[Stored data entries]
▼

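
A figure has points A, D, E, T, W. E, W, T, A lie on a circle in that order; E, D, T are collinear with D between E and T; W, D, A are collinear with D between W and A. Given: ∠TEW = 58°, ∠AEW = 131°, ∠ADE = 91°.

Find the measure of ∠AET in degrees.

∠AET = 73°

1. ∠TAW = 58°  [same arc WT]
2. ∠ATW = 49°  [cyclic EWTA, opposite ∠E+∠T]
3. ∠AWT = 73°  [△WTA]
4. ∠AET = 73°  [same arc TA]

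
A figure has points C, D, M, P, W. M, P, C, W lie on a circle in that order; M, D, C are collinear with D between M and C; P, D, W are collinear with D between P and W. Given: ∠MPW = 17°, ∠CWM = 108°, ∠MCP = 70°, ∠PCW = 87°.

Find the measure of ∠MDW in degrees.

∠MDW = 55°

1. ∠MCW = 17°  [same arc MW]
2. ∠CMW = 55°  [△MCW]
3. ∠MWP = 70°  [same arc MP]
4. ∠MDW = 55°  [△MDW]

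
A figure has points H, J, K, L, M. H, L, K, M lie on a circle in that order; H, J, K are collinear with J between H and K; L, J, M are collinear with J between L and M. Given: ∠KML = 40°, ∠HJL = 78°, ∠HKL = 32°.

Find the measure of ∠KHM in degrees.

1. ∠KJM = 78°  [vertical angles at J]
2. ∠HML = 32°  [same arc HL]
3. ∠HJM = 102°  [linear pair at J on HK]
4. ∠KHM = 46°  [△HJM]

∠KHM = 46°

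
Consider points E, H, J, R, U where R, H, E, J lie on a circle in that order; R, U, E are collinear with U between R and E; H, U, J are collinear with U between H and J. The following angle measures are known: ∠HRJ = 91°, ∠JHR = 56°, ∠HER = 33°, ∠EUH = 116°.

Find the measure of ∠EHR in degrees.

1. ∠HJR = 33°  [△RHJ]
2. ∠JER = 56°  [same arc RJ]
3. ∠JUR = 116°  [vertical angles at U]
4. ∠ERJ = 31°  [△RUJ]
5. ∠EJR = 93°  [△REJ]
6. ∠EHR = 87°  [cyclic RHEJ, opposite ∠H+∠J]

∠EHR = 87°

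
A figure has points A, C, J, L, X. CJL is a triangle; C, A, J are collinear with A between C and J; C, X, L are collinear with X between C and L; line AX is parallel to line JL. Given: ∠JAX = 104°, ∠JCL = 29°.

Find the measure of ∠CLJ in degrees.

1. ∠CAX = 76°  [linear pair at A on CJ]
2. ∠ACX = 29°  [A on CJ, X on CL]
3. ∠AXC = 75°  [△CAX]
4. ∠CLJ = 75°  [AX∥JL, corresponding at X]

∠CLJ = 75°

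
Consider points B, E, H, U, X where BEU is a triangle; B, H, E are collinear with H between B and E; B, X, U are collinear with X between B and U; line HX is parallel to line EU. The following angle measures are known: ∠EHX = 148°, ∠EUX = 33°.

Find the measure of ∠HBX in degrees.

∠HBX = 115°

1. ∠BHX = 32°  [linear pair at H on BE]
2. ∠BUE = 33°  [X on ray UB]
3. ∠BEU = 32°  [HX∥EU, corresponding at H]
4. ∠EBU = 115°  [△BEU]
5. ∠HBX = 115°  [H on BE, X on BU]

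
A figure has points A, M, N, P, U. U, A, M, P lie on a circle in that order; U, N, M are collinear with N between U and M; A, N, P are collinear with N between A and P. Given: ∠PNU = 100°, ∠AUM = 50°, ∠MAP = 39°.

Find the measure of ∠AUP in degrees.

1. ∠APM = 50°  [same arc AM]
2. ∠AMP = 91°  [△AMP]
3. ∠AUP = 89°  [cyclic UAMP, opposite ∠U+∠M]

∠AUP = 89°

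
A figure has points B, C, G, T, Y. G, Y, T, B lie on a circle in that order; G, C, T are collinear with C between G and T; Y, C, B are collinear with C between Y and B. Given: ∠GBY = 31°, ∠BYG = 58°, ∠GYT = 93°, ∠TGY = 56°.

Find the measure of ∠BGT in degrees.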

▲

Problem statement:
Every record must appear in the answer exactly as it does above.

Response to the exercise:
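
A figure has points A, D, E, T, W. E, W, T, A lie on a circle in that order; E, D, T are collinear with D between E and T; W, D, A are collinear with D between W and A. Given: ∠TEW = 58°, ∠AEW = 131°, ∠ADE = 91°.

Find the measure of ∠AET in degrees.

∠AET = 73°

1. ∠TAW = 58°  [same arc WT]
2. ∠ATW = 49°  [cyclic EWTA, opposite ∠E+∠T]
3. ∠AWT = 73°  [△WTA]
4. ∠AET = 73°  [same arc TA]

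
A figure has points C, D, M, P, W. M, P, C, W lie on a circle in that order; M, D, C are collinear with D between M and C; P, D, W are collinear with D between P and W. Given: ∠MPW = 17°, ∠CWM = 108°, ∠MCP = 70°, ∠PCW = 87°.

Find the measure of ∠MDW in degrees.

∠MDW = 55°

1. ∠MCW = 17°  [same arc MW]
2. ∠CMW = 55°  [△MCW]
3. ∠MWP = 70°  [same arc MP]
4. ∠MDW = 55°  [△MDW]

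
A figure has points H, J, K, L, M. H, L, K, M lie on a circle in that order; H, J, K are collinear with J between H and K; L, J, M are collinear with J between L and M. Given: ∠KML = 40°, ∠HJL = 78°, ∠HKL = 32°.

Find the measure of ∠KHM in degrees.

1. ∠KJM = 78°  [vertical angles at J]
2. ∠HML = 32°  [same arc HL]
3. ∠HJM = 102°  [linear pair at J on HK]
4. ∠KHM = 46°  [△HJM]

∠KHM = 46°

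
Consider points E, H, J, R, U where R, H, E, J lie on a circle in that order; R, U, E are collinear with U between R and E; H, U, J are collinear with U between H and J. The following angle measures are known: ∠HRJ = 91°, ∠JHR = 56°, ∠HER = 33°, ∠EUH = 116°.

Find the measure of ∠EHR in degrees.

1. ∠HJR = 33°  [△RHJ]
2. ∠JER = 56°  [same arc RJ]
3. ∠JUR = 116°  [vertical angles at U]
4. ∠ERJ = 31°  [△RUJ]
5. ∠EJR = 93°  [△REJ]
6. ∠EHR = 87°  [cyclic RHEJ, opposite ∠H+∠J]

∠EHR = 87°

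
A figure has points A, C, J, L, X. CJL is a triangle; C, A, J are collinear with A between C and J; C, X, L are collinear with X between C and L; line AX is parallel to line JL. Given: ∠JAX = 104°, ∠JCL = 29°.

Find the measure of ∠CLJ in degrees.

1. ∠CAX = 76°  [linear pair at A on CJ]
2. ∠ACX = 29°  [A on CJ, X on CL]
3. ∠AXC = 75°  [△CAX]
4. ∠CLJ = 75°  [AX∥JL, corresponding at X]

∠CLJ = 75°

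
Consider points B, E, H, U, X where BEU is a triangle; B, H, E are collinear with H between B and E; B, X, U are collinear with X between B and U; line HX is parallel to line EU. The following angle measures are known: ∠EHX = 148°, ∠EUX = 33°.

Find the measure of ∠HBX in degrees.

∠HBX = 115°

1. ∠BHX = 32°  [linear pair at H on BE]
2. ∠BUE = 33°  [X on ray UB]
3. ∠BEU = 32°  [HX∥EU, corresponding at H]
4. ∠EBU = 115°  [△BEU]
5. ∠HBX = 115°  [H on BE, X on BU]

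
A figure has points A, M, N, P, U. U, A, M, P lie on a circle in that order; U, N, M are collinear with N between U and M; A, N, P are collinear with N between A and P. Given: ∠PNU = 100°, ∠AUM = 50°, ∠MAP = 39°.

Find the measure of ∠AUP in degrees.

1. ∠APM = 50°  [same arc AM]
2. ∠AMP = 91°  [△AMP]
3. ∠AUP = 89°  [cyclic UAMP, opposite ∠U+∠M]

∠AUP = 89°

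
A figure has points B, C, G, T, Y. G, Y, T, B lie on a circle in that order; G, C, T are collinear with C between G and T; Y, C, B are collinear with C between Y and B. Given: ∠GBY = 31°, ∠BYG = 58°, ∠GYT = 93°, ∠TGY = 56°.

Find the measure of ∠BGT in degrees.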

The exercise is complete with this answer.